[Saved entries]
Content starts
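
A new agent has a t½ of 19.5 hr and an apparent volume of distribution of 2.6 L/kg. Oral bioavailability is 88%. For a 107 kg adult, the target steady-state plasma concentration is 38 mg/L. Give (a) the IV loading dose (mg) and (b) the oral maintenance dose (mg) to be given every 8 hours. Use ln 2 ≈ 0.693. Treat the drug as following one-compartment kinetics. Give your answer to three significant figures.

Vd(total) = 107 kg × 2.6 L/kg = 278.2 L
LD = Vd × C = 278.2 × 38 = 10570 mg
CL = 0.693 × Vd / t½ = 0.693 × 278.2 / 19.5 = 9.887 L/h
D = CL × Css × τ / F = 9.887 × 38 × 8 / 0.88 = 3416 mg

(a) 10600 mg; (b) 3420 mg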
Content ends
Work item —
Start at the first line and transcribe the data exactly through the last.

Task output —
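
A new agent has a t½ of 19.5 hr and an apparent volume of distribution of 2.6 L/kg. Oral bioavailability is 88%. For a 107 kg adult, the target steady-state plasma concentration is 38 mg/L. Give (a) the IV loading dose (mg) and (b) the oral maintenance dose (mg) to be given every 8 hours. Use ln 2 ≈ 0.693. Treat the drug as following one-compartment kinetics. Give your answer to three significant figures.

Vd(total) = 107 kg × 2.6 L/kg = 278.2 L
LD = Vd × C = 278.2 × 38 = 10570 mg
CL = 0.693 × Vd / t½ = 0.693 × 278.2 / 19.5 = 9.887 L/h
D = CL × Css × τ / F = 9.887 × 38 × 8 / 0.88 = 3416 mg

(a) 10600 mg; (b) 3420 mg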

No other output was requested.